* _Your instructions_
For the material below, output exactly the span from the line with "A 9288 bp phagemid" to the line with "The 186 bp circular", including both, and nothing besides.

++++ Records supplied

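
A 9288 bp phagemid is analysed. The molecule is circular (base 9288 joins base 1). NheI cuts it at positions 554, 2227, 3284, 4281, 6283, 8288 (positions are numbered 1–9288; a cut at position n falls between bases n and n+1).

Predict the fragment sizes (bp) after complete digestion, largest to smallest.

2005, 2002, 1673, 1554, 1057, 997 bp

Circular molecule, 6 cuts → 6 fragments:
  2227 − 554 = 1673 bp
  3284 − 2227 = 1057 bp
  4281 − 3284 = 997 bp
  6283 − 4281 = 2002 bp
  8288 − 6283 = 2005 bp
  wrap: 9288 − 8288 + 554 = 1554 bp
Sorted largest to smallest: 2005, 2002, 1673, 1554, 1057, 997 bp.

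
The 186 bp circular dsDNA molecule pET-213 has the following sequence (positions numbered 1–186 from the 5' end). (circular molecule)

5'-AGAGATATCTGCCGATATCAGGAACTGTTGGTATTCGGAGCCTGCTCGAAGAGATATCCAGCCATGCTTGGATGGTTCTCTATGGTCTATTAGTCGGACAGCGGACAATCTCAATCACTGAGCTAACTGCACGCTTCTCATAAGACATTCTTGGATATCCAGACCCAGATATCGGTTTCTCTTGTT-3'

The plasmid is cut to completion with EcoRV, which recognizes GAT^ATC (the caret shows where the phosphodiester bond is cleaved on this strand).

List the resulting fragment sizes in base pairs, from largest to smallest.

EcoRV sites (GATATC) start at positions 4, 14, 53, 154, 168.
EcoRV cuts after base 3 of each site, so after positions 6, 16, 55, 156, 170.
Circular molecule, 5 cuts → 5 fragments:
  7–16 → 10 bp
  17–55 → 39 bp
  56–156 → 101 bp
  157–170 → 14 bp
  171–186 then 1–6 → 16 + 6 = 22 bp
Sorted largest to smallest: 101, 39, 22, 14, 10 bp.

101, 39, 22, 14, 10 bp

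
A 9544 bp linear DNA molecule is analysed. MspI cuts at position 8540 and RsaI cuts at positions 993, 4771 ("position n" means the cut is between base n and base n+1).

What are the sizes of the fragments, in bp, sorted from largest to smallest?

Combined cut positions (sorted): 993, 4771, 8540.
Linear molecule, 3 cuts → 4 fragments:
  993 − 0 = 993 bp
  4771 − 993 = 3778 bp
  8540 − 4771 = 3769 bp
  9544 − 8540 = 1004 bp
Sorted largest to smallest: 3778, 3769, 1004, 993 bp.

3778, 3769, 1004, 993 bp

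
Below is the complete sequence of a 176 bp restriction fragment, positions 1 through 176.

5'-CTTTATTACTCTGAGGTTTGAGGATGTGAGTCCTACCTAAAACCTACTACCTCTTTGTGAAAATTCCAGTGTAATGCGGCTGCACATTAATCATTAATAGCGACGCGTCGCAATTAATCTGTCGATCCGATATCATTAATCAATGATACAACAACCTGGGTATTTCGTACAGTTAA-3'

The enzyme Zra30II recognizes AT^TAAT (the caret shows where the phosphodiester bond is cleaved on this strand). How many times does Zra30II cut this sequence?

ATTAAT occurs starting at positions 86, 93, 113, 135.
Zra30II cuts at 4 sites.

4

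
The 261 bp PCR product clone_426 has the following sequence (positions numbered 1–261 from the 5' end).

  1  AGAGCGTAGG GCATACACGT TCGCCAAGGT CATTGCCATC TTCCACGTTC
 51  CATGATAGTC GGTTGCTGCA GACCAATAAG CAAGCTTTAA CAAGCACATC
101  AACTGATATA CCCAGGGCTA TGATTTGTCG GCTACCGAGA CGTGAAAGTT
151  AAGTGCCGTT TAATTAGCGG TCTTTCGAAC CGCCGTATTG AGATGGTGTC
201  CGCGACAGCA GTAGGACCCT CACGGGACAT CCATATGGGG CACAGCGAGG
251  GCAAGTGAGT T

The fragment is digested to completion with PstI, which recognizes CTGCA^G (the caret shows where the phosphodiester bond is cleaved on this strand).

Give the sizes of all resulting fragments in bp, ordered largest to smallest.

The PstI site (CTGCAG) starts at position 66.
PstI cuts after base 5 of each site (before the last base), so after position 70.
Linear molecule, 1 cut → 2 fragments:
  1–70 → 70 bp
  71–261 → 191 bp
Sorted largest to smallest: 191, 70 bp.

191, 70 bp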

++++++++
++++ Records supplied

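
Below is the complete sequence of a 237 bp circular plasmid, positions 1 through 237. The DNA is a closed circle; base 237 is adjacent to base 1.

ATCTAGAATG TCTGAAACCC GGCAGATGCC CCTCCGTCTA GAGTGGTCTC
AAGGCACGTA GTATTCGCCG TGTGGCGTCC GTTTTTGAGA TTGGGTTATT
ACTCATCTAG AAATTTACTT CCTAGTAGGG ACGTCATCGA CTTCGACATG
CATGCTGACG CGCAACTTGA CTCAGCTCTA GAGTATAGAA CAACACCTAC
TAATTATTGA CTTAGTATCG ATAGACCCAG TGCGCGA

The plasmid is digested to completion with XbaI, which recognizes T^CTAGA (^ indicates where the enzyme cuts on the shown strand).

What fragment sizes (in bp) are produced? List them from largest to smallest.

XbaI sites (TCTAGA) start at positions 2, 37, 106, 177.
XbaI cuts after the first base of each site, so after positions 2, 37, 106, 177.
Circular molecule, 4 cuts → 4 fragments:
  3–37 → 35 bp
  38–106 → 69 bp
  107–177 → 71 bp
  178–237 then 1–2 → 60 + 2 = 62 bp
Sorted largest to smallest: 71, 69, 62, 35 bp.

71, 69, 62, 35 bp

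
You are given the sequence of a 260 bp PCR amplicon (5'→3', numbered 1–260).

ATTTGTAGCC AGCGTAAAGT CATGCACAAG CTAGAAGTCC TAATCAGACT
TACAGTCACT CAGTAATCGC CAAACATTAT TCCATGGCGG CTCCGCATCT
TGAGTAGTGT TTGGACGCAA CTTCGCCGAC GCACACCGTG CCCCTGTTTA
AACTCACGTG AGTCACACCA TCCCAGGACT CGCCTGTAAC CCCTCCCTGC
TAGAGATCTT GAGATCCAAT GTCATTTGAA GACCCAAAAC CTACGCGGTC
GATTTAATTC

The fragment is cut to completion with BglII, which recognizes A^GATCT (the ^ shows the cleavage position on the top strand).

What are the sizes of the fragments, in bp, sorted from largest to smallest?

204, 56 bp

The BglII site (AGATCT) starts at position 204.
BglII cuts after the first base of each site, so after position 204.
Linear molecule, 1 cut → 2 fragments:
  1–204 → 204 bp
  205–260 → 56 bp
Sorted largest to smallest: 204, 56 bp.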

++++++++
++++ Records supplied

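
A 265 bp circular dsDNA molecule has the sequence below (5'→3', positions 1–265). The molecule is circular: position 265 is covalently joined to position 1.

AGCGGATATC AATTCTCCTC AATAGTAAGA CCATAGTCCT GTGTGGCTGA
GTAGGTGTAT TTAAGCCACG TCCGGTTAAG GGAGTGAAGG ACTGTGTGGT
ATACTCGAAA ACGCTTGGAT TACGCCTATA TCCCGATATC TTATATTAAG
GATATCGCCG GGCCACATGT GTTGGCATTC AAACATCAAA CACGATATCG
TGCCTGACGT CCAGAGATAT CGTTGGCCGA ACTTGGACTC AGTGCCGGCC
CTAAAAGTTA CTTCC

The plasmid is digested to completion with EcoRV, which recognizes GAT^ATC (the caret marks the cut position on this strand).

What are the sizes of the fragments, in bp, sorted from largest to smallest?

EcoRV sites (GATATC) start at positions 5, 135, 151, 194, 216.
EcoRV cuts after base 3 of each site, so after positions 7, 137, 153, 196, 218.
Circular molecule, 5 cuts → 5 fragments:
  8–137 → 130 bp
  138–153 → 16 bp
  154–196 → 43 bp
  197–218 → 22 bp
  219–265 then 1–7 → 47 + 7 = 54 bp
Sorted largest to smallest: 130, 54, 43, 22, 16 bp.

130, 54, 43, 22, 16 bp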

++++++++

* _Result of the task_
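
A 9288 bp phagemid is analysed. The molecule is circular (base 9288 joins base 1). NheI cuts it at positions 554, 2227, 3284, 4281, 6283, 8288 (positions are numbered 1–9288; a cut at position n falls between bases n and n+1).

Predict the fragment sizes (bp) after complete digestion, largest to smallest.

2005, 2002, 1673, 1554, 1057, 997 bp

Circular molecule, 6 cuts → 6 fragments:
  2227 − 554 = 1673 bp
  3284 − 2227 = 1057 bp
  4281 − 3284 = 997 bp
  6283 − 4281 = 2002 bp
  8288 − 6283 = 2005 bp
  wrap: 9288 − 8288 + 554 = 1554 bp
Sorted largest to smallest: 2005, 2002, 1673, 1554, 1057, 997 bp.

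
The 186 bp circular dsDNA molecule pET-213 has the following sequence (positions numbered 1–186 from the 5' end). (circular molecule)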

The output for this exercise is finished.